- Source material
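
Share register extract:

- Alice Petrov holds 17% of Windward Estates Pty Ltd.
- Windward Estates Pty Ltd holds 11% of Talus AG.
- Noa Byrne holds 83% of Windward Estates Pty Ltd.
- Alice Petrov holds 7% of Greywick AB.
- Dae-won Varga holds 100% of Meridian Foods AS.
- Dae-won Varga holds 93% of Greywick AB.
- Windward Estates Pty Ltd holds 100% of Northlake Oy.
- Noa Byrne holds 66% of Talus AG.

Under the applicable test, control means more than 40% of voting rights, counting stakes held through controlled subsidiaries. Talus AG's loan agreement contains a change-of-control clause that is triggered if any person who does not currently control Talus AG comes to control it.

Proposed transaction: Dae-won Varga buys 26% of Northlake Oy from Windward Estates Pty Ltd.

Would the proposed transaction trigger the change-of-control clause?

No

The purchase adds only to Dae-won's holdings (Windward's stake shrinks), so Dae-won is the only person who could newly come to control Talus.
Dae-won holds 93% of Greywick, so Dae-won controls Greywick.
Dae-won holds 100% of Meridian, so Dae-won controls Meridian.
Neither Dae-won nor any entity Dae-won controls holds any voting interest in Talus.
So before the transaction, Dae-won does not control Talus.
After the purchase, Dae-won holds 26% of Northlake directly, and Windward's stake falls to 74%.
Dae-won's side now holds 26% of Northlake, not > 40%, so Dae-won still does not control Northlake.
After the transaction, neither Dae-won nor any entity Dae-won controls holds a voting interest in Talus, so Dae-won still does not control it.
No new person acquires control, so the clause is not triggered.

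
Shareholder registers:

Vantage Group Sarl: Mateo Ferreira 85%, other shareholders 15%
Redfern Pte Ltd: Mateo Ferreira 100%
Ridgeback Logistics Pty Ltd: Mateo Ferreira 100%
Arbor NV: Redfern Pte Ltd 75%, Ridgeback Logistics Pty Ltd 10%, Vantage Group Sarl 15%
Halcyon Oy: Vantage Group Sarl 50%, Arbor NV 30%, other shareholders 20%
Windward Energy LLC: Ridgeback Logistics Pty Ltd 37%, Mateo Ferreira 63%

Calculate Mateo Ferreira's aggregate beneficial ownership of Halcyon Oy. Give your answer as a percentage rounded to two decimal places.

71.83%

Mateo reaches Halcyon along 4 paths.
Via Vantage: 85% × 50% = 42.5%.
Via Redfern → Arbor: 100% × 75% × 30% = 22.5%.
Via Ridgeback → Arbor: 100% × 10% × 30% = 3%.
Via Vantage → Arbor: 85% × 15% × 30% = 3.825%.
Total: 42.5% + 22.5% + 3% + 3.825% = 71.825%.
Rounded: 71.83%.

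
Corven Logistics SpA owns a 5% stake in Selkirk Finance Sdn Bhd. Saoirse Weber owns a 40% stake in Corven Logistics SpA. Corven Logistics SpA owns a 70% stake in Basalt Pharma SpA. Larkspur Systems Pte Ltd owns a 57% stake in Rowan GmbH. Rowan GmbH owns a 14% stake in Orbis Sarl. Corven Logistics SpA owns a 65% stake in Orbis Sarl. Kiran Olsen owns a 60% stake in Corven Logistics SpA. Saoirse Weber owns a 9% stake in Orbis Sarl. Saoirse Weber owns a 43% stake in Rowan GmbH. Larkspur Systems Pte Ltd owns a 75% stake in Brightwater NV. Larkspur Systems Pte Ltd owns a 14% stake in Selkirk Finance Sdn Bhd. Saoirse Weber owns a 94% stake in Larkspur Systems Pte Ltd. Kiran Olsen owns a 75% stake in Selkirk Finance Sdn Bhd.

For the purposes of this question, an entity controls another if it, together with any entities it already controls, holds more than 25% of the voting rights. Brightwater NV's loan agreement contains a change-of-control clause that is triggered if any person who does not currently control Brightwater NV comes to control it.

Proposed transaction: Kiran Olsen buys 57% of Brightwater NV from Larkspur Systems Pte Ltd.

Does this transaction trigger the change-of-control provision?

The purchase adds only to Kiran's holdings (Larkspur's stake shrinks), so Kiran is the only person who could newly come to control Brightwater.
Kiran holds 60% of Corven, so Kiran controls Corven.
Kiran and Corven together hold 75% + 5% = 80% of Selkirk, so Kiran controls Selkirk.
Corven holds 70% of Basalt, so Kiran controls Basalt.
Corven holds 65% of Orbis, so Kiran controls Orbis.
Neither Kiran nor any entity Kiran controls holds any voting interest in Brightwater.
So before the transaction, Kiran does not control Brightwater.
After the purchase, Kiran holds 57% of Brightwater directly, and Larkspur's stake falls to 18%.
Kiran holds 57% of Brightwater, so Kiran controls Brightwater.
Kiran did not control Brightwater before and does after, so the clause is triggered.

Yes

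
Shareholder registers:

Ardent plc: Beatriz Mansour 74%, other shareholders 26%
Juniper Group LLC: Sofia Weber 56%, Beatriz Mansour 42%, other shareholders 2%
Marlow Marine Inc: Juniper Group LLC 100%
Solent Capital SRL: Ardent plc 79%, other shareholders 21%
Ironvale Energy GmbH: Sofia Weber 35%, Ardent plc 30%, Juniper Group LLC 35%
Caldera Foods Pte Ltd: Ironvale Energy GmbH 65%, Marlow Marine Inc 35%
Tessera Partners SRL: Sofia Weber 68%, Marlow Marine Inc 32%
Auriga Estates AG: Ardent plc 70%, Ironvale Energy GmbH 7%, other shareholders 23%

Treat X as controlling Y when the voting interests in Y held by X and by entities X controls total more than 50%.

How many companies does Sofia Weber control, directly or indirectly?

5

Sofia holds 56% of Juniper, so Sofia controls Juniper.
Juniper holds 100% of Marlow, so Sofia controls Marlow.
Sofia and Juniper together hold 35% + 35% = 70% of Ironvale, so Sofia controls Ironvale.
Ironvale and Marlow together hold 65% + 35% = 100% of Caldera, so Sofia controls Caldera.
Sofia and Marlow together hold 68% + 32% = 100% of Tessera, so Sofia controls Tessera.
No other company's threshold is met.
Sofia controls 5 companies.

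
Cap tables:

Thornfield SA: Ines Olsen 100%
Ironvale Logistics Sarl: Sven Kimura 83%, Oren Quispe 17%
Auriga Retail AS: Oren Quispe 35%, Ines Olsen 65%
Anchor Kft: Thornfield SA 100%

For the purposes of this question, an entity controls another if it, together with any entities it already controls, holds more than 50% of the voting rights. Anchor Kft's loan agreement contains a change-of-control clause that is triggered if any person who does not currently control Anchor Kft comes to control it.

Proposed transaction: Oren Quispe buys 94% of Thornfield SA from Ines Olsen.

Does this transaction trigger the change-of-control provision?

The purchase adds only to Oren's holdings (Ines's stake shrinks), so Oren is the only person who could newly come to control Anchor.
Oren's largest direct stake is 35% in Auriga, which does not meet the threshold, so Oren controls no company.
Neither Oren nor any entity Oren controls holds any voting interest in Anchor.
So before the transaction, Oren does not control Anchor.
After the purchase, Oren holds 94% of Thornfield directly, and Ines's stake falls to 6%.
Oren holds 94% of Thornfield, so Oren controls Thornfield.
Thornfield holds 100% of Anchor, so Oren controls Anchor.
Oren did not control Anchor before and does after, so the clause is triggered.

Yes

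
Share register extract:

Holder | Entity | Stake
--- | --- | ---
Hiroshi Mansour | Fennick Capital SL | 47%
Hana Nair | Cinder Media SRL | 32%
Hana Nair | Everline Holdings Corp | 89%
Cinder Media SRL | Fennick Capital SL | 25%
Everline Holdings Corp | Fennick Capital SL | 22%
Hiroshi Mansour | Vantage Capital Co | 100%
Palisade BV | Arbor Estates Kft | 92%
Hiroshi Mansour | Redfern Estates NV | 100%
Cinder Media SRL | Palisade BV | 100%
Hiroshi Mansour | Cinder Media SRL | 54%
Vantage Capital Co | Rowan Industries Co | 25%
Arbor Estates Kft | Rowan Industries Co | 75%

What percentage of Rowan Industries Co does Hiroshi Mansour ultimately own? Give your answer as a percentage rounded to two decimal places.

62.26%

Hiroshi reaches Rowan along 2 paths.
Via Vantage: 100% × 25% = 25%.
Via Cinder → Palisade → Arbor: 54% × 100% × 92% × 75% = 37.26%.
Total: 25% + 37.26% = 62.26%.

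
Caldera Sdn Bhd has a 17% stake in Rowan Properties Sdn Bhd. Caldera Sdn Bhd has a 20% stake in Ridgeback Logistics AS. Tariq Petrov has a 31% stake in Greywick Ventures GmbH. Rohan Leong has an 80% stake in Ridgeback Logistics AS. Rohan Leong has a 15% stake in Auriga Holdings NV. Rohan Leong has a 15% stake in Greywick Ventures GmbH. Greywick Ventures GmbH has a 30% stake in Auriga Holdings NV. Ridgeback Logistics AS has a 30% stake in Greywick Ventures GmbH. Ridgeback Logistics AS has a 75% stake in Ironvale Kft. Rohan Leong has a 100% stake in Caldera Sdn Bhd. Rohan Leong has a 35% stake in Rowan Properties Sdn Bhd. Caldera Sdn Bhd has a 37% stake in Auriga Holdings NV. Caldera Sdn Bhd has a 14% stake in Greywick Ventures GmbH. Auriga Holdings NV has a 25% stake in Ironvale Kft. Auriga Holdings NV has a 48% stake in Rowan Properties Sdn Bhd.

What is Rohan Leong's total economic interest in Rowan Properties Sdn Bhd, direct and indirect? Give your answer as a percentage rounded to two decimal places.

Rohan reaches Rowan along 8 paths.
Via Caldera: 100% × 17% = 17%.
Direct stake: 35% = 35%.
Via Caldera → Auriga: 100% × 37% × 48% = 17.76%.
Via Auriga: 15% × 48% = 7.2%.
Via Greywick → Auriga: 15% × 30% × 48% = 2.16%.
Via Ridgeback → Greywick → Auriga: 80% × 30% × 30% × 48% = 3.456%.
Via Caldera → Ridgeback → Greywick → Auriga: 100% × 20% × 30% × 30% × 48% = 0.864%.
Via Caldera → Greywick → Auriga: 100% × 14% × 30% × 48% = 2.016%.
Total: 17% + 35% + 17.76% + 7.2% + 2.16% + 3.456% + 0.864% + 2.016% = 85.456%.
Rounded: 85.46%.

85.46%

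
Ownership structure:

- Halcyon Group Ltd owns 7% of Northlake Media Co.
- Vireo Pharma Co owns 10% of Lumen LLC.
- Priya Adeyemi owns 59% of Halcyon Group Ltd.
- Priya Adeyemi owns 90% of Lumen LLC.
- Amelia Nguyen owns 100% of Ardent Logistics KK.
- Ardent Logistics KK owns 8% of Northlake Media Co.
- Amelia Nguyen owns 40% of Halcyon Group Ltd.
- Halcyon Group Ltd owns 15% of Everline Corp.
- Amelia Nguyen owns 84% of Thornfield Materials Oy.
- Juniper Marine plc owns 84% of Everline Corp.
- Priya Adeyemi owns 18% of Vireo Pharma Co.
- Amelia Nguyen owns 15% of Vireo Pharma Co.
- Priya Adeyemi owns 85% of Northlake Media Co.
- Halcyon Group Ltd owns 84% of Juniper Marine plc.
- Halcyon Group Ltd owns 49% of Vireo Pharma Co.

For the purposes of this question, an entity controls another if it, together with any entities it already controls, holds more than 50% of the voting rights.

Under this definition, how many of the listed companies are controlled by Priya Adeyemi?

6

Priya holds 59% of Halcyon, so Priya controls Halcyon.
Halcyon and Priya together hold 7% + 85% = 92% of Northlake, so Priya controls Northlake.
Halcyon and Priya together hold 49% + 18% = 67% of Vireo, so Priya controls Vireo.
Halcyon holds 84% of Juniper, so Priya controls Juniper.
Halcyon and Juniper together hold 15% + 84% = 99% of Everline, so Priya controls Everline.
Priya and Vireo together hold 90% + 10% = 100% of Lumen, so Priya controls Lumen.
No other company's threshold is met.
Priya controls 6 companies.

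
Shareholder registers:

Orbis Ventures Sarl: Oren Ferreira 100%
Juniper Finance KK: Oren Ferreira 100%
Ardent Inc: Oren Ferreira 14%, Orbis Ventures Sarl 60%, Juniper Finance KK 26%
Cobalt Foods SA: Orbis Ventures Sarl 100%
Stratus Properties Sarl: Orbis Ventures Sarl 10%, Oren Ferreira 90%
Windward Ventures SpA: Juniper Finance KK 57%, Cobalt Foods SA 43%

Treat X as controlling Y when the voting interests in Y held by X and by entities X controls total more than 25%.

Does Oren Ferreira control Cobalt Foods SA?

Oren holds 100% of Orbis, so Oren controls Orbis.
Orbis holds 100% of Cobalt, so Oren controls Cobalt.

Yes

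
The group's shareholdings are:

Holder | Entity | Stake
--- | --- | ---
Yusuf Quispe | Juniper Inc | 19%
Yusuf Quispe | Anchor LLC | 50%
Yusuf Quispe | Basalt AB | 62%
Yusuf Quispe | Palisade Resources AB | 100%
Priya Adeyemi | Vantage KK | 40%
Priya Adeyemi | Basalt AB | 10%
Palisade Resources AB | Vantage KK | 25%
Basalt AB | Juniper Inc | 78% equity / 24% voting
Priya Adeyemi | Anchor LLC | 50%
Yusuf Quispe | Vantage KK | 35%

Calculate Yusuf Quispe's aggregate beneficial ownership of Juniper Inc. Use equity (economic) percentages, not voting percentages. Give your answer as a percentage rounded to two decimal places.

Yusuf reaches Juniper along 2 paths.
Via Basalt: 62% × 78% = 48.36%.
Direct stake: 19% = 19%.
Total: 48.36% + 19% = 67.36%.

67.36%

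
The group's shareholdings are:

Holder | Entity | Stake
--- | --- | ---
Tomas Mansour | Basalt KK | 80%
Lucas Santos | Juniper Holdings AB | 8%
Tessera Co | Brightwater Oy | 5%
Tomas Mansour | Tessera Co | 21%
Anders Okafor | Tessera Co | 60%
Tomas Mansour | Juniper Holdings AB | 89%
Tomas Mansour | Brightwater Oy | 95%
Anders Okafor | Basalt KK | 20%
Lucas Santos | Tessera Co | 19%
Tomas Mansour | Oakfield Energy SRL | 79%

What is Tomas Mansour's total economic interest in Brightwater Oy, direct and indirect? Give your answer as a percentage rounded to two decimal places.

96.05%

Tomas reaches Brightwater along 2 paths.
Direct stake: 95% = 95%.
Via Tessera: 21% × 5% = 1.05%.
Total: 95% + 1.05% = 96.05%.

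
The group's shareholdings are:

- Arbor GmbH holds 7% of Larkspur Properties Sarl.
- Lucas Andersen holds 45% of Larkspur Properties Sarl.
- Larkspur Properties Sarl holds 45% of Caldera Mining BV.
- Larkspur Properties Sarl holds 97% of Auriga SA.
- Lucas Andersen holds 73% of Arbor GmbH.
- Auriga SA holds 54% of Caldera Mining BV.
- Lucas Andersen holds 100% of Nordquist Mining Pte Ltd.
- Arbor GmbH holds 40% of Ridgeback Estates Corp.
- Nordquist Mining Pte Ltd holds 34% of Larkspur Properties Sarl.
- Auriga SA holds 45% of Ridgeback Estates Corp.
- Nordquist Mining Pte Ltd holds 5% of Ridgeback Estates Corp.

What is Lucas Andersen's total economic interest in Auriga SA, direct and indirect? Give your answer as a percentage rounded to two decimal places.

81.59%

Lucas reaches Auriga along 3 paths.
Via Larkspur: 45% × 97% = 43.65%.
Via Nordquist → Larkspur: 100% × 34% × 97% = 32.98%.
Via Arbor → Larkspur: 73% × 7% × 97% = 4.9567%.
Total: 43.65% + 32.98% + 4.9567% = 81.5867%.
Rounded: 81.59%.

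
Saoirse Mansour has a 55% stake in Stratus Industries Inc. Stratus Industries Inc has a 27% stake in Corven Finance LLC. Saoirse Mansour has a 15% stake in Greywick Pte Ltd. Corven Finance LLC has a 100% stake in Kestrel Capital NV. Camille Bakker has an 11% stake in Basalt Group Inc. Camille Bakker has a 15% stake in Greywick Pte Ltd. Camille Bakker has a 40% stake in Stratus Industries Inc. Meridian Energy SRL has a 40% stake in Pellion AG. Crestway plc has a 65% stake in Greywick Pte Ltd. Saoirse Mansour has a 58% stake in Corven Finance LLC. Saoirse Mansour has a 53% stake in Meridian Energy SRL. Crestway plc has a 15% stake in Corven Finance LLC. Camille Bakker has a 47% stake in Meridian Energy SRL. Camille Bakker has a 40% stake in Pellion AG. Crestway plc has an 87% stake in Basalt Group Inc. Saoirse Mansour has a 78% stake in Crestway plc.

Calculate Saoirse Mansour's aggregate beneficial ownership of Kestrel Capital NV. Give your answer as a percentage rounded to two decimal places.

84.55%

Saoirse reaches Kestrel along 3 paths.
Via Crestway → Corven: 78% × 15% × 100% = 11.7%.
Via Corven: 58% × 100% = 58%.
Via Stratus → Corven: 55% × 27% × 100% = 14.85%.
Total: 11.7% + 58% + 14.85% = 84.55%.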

- What you are asked to do
Look above for the line with "- Ardent Logistics" and the line with "- Juniper Marine". Write out those two lines and all the lines between them, exactly, and no others.

- Solution
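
- Ardent Logistics KK owns 8% of Northlake Media Co.
- Amelia Nguyen owns 40% of Halcyon Group Ltd.
- Halcyon Group Ltd owns 15% of Everline Corp.
- Amelia Nguyen owns 84% of Thornfield Materials Oy.
- Juniper Marine plc owns 84% of Everline Corp.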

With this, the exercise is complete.